-------- Dataset extract
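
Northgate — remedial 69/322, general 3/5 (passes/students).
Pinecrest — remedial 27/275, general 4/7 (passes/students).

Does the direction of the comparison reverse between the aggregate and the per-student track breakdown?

No

Remedial: Northgate 69/322 = 21.4%, Pinecrest 27/275 = 9.8% → Northgate
General: Northgate 3/5 = 60.0%, Pinecrest 4/7 = 57.1% → Northgate
Overall: Northgate 72/327 = 22.0%, Pinecrest 31/282 = 11.0% → Northgate
Northgate wins overall and in every student group — no reversal.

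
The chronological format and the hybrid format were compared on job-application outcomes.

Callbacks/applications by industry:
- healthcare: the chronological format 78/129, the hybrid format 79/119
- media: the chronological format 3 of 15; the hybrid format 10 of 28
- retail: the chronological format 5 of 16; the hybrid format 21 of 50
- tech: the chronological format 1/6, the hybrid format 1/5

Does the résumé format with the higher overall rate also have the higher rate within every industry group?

Healthcare: the chronological format 78/129 = 60.5%, the hybrid format 79/119 = 66.4% → the hybrid format
Media: the chronological format 3/15 = 20.0%, the hybrid format 10/28 = 35.7% → the hybrid format
Retail: the chronological format 5/16 = 31.2%, the hybrid format 21/50 = 42.0% → the hybrid format
Tech: the chronological format 1/6 = 16.7%, the hybrid format 1/5 = 20.0% → the hybrid format
Overall: the chronological format 87/166 = 52.4%, the hybrid format 111/202 = 55.0% → the hybrid format
The hybrid format wins overall and in every industry group — no reversal.

Yes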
----------------
> _Work instruction_
Among the entries above, locate the lines containing "The chronological format and" and "- tech: the", and transcribe exactly those two lines and all lines between.

> _Solution_
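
The chronological format and the hybrid format were compared on job-application outcomes.

Callbacks/applications by industry:
- healthcare: the chronological format 78/129, the hybrid format 79/119
- media: the chronological format 3 of 15; the hybrid format 10 of 28
- retail: the chronological format 5 of 16; the hybrid format 21 of 50
- tech: the chronological format 1/6, the hybrid format 1/5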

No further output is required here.